**Provided data**
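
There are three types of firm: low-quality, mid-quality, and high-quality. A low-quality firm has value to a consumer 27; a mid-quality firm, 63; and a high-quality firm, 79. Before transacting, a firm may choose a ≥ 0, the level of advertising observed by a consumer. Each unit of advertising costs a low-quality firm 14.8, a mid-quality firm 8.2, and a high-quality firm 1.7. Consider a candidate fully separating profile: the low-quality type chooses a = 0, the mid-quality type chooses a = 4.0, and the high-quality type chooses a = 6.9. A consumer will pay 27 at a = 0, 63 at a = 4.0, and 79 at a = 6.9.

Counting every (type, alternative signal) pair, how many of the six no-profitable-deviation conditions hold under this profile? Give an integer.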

--

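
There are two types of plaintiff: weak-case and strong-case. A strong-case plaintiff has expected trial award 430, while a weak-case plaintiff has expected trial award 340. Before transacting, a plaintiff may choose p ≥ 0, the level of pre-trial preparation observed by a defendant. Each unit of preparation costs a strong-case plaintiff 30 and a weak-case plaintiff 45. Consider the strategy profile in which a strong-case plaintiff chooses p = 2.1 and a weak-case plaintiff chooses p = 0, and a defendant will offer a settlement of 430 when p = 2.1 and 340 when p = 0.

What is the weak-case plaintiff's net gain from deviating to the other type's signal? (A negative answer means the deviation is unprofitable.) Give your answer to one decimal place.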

...

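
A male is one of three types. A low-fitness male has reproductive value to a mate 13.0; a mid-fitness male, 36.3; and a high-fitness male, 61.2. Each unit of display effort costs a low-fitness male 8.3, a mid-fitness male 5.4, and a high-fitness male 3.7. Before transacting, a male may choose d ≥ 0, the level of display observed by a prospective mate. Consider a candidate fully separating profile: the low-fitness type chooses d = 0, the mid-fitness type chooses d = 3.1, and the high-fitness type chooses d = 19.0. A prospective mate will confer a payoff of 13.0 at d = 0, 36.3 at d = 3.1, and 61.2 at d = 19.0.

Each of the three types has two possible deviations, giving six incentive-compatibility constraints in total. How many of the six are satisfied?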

**What to do**
The listing above holds a line with "There are two" and a line with "What is the". Print the stretch from the first through the second, exactly and alone.

**Task result**
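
There are two types of plaintiff: weak-case and strong-case. A strong-case plaintiff has expected trial award 430, while a weak-case plaintiff has expected trial award 340. Before transacting, a plaintiff may choose p ≥ 0, the level of pre-trial preparation observed by a defendant. Each unit of preparation costs a strong-case plaintiff 30 and a weak-case plaintiff 45. Consider the strategy profile in which a strong-case plaintiff chooses p = 2.1 and a weak-case plaintiff chooses p = 0, and a defendant will offer a settlement of 430 when p = 2.1 and 340 when p = 0.

What is the weak-case plaintiff's net gain from deviating to the other type's signal? (A negative answer means the deviation is unprofitable.) Give your answer to one decimal place.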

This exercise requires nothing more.